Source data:
[Start of Attachment]
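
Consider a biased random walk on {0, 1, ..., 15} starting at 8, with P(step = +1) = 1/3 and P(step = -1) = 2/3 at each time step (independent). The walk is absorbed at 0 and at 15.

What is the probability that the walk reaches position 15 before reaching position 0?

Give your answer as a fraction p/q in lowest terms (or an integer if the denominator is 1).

Answer: 255/32767

Derivation:
Biased walk: p = 1/3, q = 2/3, r = q/p = 2
Gambler's ruin: P(hit 15 before 0 | start at 8) = (1 - r^a)/(1 - r^N)
r^8 = 256; r^15 = 32768
P = (1 - 256) / (1 - 32768) = -255 / -32767 = 255/32767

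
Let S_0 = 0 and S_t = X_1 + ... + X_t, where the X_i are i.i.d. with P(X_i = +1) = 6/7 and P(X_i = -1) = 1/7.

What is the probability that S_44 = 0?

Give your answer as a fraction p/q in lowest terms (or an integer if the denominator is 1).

Answer: 276945090657575023193012305920/15286700631942576193765185769276826401

Derivation:
To be at 0 after 44 steps: need exactly 22 steps of +1 and 22 of -1.
Number of such sequences: C(44,22) = 2104098963720
Each has probability (6/7)^22 · (1/7)^22 = 131621703842267136/15286700631942576193765185769276826401
P = 2104098963720 · 131621703842267136/15286700631942576193765185769276826401 = 276945090657575023193012305920/15286700631942576193765185769276826401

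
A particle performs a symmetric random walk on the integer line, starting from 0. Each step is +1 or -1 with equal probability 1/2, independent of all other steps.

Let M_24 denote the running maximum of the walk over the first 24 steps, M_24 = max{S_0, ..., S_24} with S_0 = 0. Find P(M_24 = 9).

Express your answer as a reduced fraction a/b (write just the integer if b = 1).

Let M_24 = max(S_0,...,S_24). Use the reflection principle: for j ≥ 1, #{paths with M_24 ≥ j} = #{S_24 ≥ j} + #{S_24 ≥ j+1}.
By reflection, #{M_24 ≥ 9} = #{S_24 ≥ 9} + #{S_24 ≥ 10} = 536155 + 536155 = 1072310.
#{M_24 ≥ 10} = #{S_24 ≥ 10} + #{S_24 ≥ 11} = 536155 + 190051 = 726206.
#{M_24 = 9} = 1072310 - 726206 = 346104.
P(M_24 = 9) = 346104/16777216 = 43263/2097152

Answer: 43263/2097152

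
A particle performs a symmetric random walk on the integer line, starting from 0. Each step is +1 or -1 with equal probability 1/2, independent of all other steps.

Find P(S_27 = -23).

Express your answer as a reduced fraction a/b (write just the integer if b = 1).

To reach position -23 after 27 steps: need 2 steps of +1 and 25 of -1.
Favorable paths: C(27,2) = 351
Total paths: 2^27 = 134217728
P = 351/134217728 = 351/134217728

Answer: 351/134217728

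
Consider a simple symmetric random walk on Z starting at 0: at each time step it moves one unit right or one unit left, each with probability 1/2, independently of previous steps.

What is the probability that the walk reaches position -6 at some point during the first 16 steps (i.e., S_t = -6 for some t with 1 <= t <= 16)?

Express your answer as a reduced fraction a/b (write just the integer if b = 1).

Count via complement. Let g(t,s) = #length-t paths at position s with S_1..S_t all ≠ -6.
g(t,s) = g(t-1,s-1) + g(t-1,s+1) for s ≠ -6; g(t,-6) = 0.
t=0: g(0,0)=1
t=1: g(1,-1)=1 g(1,1)=1
t=2: g(2,-2)=1 g(2,0)=2 g(2,2)=1
t=3: g(3,-3)=1 g(3,-1)=3 g(3,1)=3 g(3,3)=1
t=4: g(4,-4)=1 g(4,-2)=4 g(4,0)=6 g(4,2)=4 g(4,4)=1
t=5: g(5,-5)=1 g(5,-3)=5 g(5,-1)=10 g(5,1)=10 g(5,3)=5 g(5,5)=1
t=6: g(6,-4)=6 g(6,-2)=15 g(6,0)=20 g(6,2)=15 g(6,4)=6 g(6,6)=1
t=7: g(7,-5)=6 g(7,-3)=21 g(7,-1)=35 g(7,1)=35 g(7,3)=21 g(7,5)=7 g(7,7)=1
t=8: g(8,-4)=27 g(8,-2)=56 g(8,0)=70 g(8,2)=56 g(8,4)=28 g(8,6)=8 g(8,8)=1
t=9: g(9,-5)=27 g(9,-3)=83 g(9,-1)=126 g(9,1)=126 g(9,3)=84 g(9,5)=36 g(9,7)=9 g(9,9)=1
t=10: g(10,-4)=110 g(10,-2)=209 g(10,0)=252 g(10,2)=210 g(10,4)=120 g(10,6)=45 g(10,8)=10 g(10,10)=1
t=11: g(11,-5)=110 g(11,-3)=319 g(11,-1)=461 g(11,1)=462 g(11,3)=330 g(11,5)=165 g(11,7)=55 g(11,9)=11 g(11,11)=1
t=12: g(12,-4)=429 g(12,-2)=780 g(12,0)=923 g(12,2)=792 g(12,4)=495 g(12,6)=220 g(12,8)=66 g(12,10)=12 g(12,12)=1
t=13: g(13,-5)=429 g(13,-3)=1209 g(13,-1)=1703 g(13,1)=1715 g(13,3)=1287 g(13,5)=715 g(13,7)=286 g(13,9)=78 g(13,11)=13 g(13,13)=1
t=14: g(14,-4)=1638 g(14,-2)=2912 g(14,0)=3418 g(14,2)=3002 g(14,4)=2002 g(14,6)=1001 g(14,8)=364 g(14,10)=91 g(14,12)=14 g(14,14)=1
t=15: g(15,-5)=1638 g(15,-3)=4550 g(15,-1)=6330 g(15,1)=6420 g(15,3)=5004 g(15,5)=3003 g(15,7)=1365 g(15,9)=455 g(15,11)=105 g(15,13)=15 g(15,15)=1
t=16: g(16,-4)=6188 g(16,-2)=10880 g(16,0)=12750 g(16,2)=11424 g(16,4)=8007 g(16,6)=4368 g(16,8)=1820 g(16,10)=560 g(16,12)=120 g(16,14)=16 g(16,16)=1
Paths never hitting -6: Σ_s g(16,s) = 56134
Paths hitting -6: 2^16 - 56134 = 9402
P = 9402/65536 = 4701/32768

Answer: 4701/32768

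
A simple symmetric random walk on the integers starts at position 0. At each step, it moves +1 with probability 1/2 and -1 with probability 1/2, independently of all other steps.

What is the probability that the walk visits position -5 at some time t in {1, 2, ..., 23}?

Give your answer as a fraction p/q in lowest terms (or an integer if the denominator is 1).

Answer: 1289565/4194304

Derivation:
Count via complement. Let g(t,s) = #length-t paths at position s with S_1..S_t all ≠ -5.
g(t,s) = g(t-1,s-1) + g(t-1,s+1) for s ≠ -5; g(t,-5) = 0.
t=0: g(0,0)=1
t=1: g(1,-1)=1 g(1,1)=1
t=2: g(2,-2)=1 g(2,0)=2 g(2,2)=1
t=3: g(3,-3)=1 g(3,-1)=3 g(3,1)=3 g(3,3)=1
t=4: g(4,-4)=1 g(4,-2)=4 g(4,0)=6 g(4,2)=4 g(4,4)=1
t=5: g(5,-3)=5 g(5,-1)=10 g(5,1)=10 g(5,3)=5 g(5,5)=1
t=6: g(6,-4)=5 g(6,-2)=15 g(6,0)=20 g(6,2)=15 g(6,4)=6 g(6,6)=1
t=7: g(7,-3)=20 g(7,-1)=35 g(7,1)=35 g(7,3)=21 g(7,5)=7 g(7,7)=1
t=8: g(8,-4)=20 g(8,-2)=55 g(8,0)=70 g(8,2)=56 g(8,4)=28 g(8,6)=8 g(8,8)=1
t=9: g(9,-3)=75 g(9,-1)=125 g(9,1)=126 g(9,3)=84 g(9,5)=36 g(9,7)=9 g(9,9)=1
t=10: g(10,-4)=75 g(10,-2)=200 g(10,0)=251 g(10,2)=210 g(10,4)=120 g(10,6)=45 g(10,8)=10 g(10,10)=1
t=11: g(11,-3)=275 g(11,-1)=451 g(11,1)=461 g(11,3)=330 g(11,5)=165 g(11,7)=55 g(11,9)=11 g(11,11)=1
t=12: g(12,-4)=275 g(12,-2)=726 g(12,0)=912 g(12,2)=791 g(12,4)=495 g(12,6)=220 g(12,8)=66 g(12,10)=12 g(12,12)=1
t=13: g(13,-3)=1001 g(13,-1)=1638 g(13,1)=1703 g(13,3)=1286 g(13,5)=715 g(13,7)=286 g(13,9)=78 g(13,11)=13 g(13,13)=1
t=14: g(14,-4)=1001 g(14,-2)=2639 g(14,0)=3341 g(14,2)=2989 g(14,4)=2001 g(14,6)=1001 g(14,8)=364 g(14,10)=91 g(14,12)=14 g(14,14)=1
t=15: g(15,-3)=3640 g(15,-1)=5980 g(15,1)=6330 g(15,3)=4990 g(15,5)=3002 g(15,7)=1365 g(15,9)=455 g(15,11)=105 g(15,13)=15 g(15,15)=1
t=16: g(16,-4)=3640 g(16,-2)=9620 g(16,0)=12310 g(16,2)=11320 g(16,4)=7992 g(16,6)=4367 g(16,8)=1820 g(16,10)=560 g(16,12)=120 g(16,14)=16 g(16,16)=1
t=17: g(17,-3)=13260 g(17,-1)=21930 g(17,1)=23630 g(17,3)=19312 g(17,5)=12359 g(17,7)=6187 g(17,9)=2380 g(17,11)=680 g(17,13)=136 g(17,15)=17 g(17,17)=1
t=18: g(18,-4)=13260 g(18,-2)=35190 g(18,0)=45560 g(18,2)=42942 g(18,4)=31671 g(18,6)=18546 g(18,8)=8567 g(18,10)=3060 g(18,12)=816 g(18,14)=153 g(18,16)=18 g(18,18)=1
t=19: g(19,-3)=48450 g(19,-1)=80750 g(19,1)=88502 g(19,3)=74613 g(19,5)=50217 g(19,7)=27113 g(19,9)=11627 g(19,11)=3876 g(19,13)=969 g(19,15)=171 g(19,17)=19 g(19,19)=1
t=20: g(20,-4)=48450 g(20,-2)=129200 g(20,0)=169252 g(20,2)=163115 g(20,4)=124830 g(20,6)=77330 g(20,8)=38740 g(20,10)=15503 g(20,12)=4845 g(20,14)=1140 g(20,16)=190 g(20,18)=20 g(20,20)=1
t=21: g(21,-3)=177650 g(21,-1)=298452 g(21,1)=332367 g(21,3)=287945 g(21,5)=202160 g(21,7)=116070 g(21,9)=54243 g(21,11)=20348 g(21,13)=5985 g(21,15)=1330 g(21,17)=210 g(21,19)=21 g(21,21)=1
t=22: g(22,-4)=177650 g(22,-2)=476102 g(22,0)=630819 g(22,2)=620312 g(22,4)=490105 g(22,6)=318230 g(22,8)=170313 g(22,10)=74591 g(22,12)=26333 g(22,14)=7315 g(22,16)=1540 g(22,18)=231 g(22,20)=22 g(22,22)=1
t=23: g(23,-3)=653752 g(23,-1)=1106921 g(23,1)=1251131 g(23,3)=1110417 g(23,5)=808335 g(23,7)=488543 g(23,9)=244904 g(23,11)=100924 g(23,13)=33648 g(23,15)=8855 g(23,17)=1771 g(23,19)=253 g(23,21)=23 g(23,23)=1
Paths never hitting -5: Σ_s g(23,s) = 5809478
Paths hitting -5: 2^23 - 5809478 = 2579130
P = 2579130/8388608 = 1289565/4194304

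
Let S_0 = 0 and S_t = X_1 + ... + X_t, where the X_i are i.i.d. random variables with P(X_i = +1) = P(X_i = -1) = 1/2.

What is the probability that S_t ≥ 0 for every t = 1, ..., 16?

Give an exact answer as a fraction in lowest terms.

Answer: 6435/32768

Derivation:
Let f(t,s) = #length-t paths at position s with S_1..S_t all ≥ 0.
f(t,s) = f(t-1,s-1) + f(t-1,s+1) for s ≥ 0; f(t,s) = 0 for s < 0.
t=0: f(0,0)=1
t=1: f(1,1)=1
t=2: f(2,0)=1 f(2,2)=1
t=3: f(3,1)=2 f(3,3)=1
t=4: f(4,0)=2 f(4,2)=3 f(4,4)=1
t=5: f(5,1)=5 f(5,3)=4 f(5,5)=1
t=6: f(6,0)=5 f(6,2)=9 f(6,4)=5 f(6,6)=1
t=7: f(7,1)=14 f(7,3)=14 f(7,5)=6 f(7,7)=1
t=8: f(8,0)=14 f(8,2)=28 f(8,4)=20 f(8,6)=7 f(8,8)=1
t=9: f(9,1)=42 f(9,3)=48 f(9,5)=27 f(9,7)=8 f(9,9)=1
t=10: f(10,0)=42 f(10,2)=90 f(10,4)=75 f(10,6)=35 f(10,8)=9 f(10,10)=1
t=11: f(11,1)=132 f(11,3)=165 f(11,5)=110 f(11,7)=44 f(11,9)=10 f(11,11)=1
t=12: f(12,0)=132 f(12,2)=297 f(12,4)=275 f(12,6)=154 f(12,8)=54 f(12,10)=11 f(12,12)=1
t=13: f(13,1)=429 f(13,3)=572 f(13,5)=429 f(13,7)=208 f(13,9)=65 f(13,11)=12 f(13,13)=1
t=14: f(14,0)=429 f(14,2)=1001 f(14,4)=1001 f(14,6)=637 f(14,8)=273 f(14,10)=77 f(14,12)=13 f(14,14)=1
t=15: f(15,1)=1430 f(15,3)=2002 f(15,5)=1638 f(15,7)=910 f(15,9)=350 f(15,11)=90 f(15,13)=14 f(15,15)=1
t=16: f(16,0)=1430 f(16,2)=3432 f(16,4)=3640 f(16,6)=2548 f(16,8)=1260 f(16,10)=440 f(16,12)=104 f(16,14)=15 f(16,16)=1
Σ_s f(16,s) = 12870
P = 12870/65536 = 6435/32768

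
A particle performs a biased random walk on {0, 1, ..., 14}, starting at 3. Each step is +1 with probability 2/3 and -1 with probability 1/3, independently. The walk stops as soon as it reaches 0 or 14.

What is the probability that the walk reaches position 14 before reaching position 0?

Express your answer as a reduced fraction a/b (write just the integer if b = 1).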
[End of Attachment]
**PROBLEM TO SOLVE**. Each line of the records above, from the first through the one containing "What is the probability that the walk reaches position 15", is to be retyped exactly; no other line belongs.

**TASK ANSWER**.
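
Consider a biased random walk on {0, 1, ..., 15} starting at 8, with P(step = +1) = 1/3 and P(step = -1) = 2/3 at each time step (independent). The walk is absorbed at 0 and at 15.

What is the probability that the walk reaches position 15 before reaching position 0?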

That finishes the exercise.